- **Work to be completed**
Among the records below, one line contains "Two candidates A"; copy that line and all that follow it, exactly as written.

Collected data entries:

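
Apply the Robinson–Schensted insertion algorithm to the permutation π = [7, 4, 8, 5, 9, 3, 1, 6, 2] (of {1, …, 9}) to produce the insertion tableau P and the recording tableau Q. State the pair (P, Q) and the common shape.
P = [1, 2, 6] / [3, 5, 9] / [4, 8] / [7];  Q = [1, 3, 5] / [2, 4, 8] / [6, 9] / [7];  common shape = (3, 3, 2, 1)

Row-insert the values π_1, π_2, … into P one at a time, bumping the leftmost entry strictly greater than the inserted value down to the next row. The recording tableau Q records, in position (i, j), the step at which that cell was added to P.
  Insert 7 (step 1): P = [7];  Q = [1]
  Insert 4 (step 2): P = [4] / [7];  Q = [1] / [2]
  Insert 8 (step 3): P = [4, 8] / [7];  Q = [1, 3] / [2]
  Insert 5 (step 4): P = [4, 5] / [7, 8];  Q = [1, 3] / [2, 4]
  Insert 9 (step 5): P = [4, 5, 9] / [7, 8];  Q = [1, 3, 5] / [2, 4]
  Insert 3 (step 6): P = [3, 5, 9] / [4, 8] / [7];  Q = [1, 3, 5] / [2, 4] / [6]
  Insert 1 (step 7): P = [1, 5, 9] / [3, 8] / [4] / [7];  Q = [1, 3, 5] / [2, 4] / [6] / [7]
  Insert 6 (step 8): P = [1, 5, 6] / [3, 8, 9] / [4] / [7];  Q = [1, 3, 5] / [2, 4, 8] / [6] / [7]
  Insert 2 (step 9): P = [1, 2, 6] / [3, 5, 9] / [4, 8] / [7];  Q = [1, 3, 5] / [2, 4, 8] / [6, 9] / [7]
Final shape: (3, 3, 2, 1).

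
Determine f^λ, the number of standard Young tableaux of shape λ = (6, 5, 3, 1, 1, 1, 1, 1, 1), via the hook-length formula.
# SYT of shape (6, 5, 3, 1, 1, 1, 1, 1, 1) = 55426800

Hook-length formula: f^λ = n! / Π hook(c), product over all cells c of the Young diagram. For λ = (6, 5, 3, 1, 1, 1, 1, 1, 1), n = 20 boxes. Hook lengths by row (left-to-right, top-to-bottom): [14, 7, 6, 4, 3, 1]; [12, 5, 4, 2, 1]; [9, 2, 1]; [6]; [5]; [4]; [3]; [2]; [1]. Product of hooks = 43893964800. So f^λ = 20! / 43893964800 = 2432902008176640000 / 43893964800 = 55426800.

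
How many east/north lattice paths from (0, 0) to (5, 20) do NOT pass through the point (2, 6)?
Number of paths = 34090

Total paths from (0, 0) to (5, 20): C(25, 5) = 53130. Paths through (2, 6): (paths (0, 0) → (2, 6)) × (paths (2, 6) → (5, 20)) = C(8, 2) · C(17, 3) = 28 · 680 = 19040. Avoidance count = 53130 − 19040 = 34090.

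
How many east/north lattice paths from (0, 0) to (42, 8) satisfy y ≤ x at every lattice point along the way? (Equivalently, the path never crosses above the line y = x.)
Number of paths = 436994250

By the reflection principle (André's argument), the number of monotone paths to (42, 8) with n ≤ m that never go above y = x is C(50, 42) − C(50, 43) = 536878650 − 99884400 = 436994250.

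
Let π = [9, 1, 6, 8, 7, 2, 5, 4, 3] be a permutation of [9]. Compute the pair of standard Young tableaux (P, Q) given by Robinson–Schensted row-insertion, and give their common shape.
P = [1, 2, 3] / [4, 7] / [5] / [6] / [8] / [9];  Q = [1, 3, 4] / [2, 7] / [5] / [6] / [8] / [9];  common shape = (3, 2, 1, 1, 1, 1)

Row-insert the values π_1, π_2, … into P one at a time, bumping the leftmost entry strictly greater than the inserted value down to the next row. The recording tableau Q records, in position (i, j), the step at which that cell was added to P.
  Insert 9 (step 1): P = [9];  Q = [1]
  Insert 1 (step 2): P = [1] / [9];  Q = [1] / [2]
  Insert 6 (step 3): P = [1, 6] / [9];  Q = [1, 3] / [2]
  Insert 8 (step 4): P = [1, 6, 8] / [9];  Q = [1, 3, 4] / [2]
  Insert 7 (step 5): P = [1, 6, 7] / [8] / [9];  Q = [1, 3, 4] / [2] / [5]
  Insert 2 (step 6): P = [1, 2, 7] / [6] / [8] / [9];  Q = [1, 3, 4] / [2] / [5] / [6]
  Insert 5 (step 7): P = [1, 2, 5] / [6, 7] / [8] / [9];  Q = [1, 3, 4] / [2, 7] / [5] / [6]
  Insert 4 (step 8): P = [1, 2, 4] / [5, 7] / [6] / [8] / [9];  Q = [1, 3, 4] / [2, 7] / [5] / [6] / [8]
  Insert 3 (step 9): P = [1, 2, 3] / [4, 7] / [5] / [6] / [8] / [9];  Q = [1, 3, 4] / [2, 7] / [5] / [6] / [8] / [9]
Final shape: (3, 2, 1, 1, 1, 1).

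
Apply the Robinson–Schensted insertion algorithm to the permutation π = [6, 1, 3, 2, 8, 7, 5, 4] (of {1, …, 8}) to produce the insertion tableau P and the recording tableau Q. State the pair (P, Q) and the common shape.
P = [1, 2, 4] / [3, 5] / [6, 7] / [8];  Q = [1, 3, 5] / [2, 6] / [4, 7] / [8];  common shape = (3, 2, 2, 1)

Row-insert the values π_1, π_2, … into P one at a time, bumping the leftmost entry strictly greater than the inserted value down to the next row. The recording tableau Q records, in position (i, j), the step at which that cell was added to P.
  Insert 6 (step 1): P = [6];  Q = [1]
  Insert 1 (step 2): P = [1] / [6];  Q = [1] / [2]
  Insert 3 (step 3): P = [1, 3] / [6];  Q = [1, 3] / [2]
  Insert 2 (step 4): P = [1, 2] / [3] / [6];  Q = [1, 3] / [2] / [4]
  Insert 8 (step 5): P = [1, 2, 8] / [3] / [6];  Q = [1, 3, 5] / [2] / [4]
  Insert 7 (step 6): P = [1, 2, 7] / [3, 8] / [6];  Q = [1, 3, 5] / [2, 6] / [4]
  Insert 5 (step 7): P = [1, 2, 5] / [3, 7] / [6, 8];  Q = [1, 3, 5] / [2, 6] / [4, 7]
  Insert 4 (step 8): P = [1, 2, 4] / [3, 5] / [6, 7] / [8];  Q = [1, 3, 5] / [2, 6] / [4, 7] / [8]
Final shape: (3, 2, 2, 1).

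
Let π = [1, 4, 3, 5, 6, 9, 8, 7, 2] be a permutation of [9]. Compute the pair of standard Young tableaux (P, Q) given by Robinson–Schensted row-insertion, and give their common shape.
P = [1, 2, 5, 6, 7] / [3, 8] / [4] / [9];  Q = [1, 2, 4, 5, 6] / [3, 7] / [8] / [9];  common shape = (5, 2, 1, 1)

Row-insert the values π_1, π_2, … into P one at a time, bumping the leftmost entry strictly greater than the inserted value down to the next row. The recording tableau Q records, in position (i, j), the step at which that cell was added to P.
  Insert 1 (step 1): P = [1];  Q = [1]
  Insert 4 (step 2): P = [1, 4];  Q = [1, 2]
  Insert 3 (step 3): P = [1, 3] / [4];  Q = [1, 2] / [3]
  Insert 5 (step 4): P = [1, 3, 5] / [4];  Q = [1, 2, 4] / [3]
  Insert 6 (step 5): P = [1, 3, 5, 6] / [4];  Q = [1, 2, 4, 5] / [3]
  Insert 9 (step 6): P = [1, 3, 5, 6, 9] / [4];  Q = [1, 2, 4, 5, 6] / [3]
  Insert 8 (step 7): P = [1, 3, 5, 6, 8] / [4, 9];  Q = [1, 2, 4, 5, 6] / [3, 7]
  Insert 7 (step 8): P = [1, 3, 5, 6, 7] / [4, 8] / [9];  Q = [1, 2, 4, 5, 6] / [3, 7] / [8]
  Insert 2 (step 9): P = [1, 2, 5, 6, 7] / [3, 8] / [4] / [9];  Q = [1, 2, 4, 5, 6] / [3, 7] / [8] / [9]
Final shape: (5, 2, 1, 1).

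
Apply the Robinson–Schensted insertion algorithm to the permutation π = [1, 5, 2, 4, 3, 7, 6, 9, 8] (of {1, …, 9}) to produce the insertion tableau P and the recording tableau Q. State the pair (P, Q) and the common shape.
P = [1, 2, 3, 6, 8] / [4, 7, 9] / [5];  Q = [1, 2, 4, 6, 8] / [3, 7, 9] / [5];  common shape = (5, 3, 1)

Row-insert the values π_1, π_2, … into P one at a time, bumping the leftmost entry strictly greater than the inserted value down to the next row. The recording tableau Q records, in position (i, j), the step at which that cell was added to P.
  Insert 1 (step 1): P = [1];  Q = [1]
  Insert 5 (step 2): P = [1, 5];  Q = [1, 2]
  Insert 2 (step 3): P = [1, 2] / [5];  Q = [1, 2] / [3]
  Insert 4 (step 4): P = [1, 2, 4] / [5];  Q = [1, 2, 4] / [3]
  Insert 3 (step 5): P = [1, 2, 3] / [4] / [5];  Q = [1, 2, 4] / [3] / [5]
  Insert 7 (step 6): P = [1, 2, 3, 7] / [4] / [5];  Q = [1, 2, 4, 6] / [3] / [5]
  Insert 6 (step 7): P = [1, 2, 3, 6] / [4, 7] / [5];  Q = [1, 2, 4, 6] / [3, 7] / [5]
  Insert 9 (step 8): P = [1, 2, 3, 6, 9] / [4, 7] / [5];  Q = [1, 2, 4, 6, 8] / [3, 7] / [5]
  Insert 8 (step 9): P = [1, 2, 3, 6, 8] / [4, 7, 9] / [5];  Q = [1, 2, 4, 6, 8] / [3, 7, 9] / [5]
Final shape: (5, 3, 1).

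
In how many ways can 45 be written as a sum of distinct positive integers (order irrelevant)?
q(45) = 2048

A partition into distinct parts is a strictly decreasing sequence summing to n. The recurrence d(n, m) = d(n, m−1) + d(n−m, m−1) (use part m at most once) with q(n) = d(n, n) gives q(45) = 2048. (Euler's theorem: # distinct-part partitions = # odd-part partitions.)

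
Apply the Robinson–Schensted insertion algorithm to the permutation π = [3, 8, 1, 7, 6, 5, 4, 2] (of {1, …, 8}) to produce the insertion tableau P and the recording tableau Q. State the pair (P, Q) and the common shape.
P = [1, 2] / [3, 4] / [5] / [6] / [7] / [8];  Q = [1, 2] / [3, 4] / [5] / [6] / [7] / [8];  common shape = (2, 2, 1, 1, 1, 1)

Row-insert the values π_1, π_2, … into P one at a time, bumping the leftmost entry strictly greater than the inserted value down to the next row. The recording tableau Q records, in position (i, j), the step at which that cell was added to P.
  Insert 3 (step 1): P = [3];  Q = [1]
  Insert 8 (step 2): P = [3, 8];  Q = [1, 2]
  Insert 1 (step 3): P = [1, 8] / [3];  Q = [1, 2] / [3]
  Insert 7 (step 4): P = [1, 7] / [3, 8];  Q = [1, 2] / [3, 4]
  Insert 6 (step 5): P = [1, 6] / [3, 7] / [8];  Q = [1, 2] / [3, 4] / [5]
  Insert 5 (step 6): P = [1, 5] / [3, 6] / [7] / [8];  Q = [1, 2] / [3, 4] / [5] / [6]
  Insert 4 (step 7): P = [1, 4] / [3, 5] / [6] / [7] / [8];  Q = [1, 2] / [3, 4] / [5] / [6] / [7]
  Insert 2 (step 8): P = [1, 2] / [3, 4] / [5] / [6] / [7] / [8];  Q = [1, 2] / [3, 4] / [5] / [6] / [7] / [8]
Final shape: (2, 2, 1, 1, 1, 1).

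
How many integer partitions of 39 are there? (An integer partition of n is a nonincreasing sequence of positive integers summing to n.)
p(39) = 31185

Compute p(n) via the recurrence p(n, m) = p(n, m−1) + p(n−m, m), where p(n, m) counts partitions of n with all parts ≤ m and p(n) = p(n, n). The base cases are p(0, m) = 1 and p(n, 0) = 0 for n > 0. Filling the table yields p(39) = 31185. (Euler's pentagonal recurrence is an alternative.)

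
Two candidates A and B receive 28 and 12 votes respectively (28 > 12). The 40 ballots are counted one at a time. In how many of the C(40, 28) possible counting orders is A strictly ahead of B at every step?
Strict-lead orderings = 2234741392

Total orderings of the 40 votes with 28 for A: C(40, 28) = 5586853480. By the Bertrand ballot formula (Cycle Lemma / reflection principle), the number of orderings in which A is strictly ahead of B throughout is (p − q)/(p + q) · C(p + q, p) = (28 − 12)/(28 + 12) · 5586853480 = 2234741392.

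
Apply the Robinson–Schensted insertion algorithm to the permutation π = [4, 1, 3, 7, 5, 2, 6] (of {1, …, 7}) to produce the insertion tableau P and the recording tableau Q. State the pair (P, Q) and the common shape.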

- **Result for this task**
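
Two candidates A and B receive 28 and 12 votes respectively (28 > 12). The 40 ballots are counted one at a time. In how many of the C(40, 28) possible counting orders is A strictly ahead of B at every step?
Strict-lead orderings = 2234741392

Total orderings of the 40 votes with 28 for A: C(40, 28) = 5586853480. By the Bertrand ballot formula (Cycle Lemma / reflection principle), the number of orderings in which A is strictly ahead of B throughout is (p − q)/(p + q) · C(p + q, p) = (28 − 12)/(28 + 12) · 5586853480 = 2234741392.

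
Apply the Robinson–Schensted insertion algorithm to the permutation π = [4, 1, 3, 7, 5, 2, 6] (of {1, …, 7}) to produce the insertion tableau P and the recording tableau Q. State the pair (P, Q) and the common shape.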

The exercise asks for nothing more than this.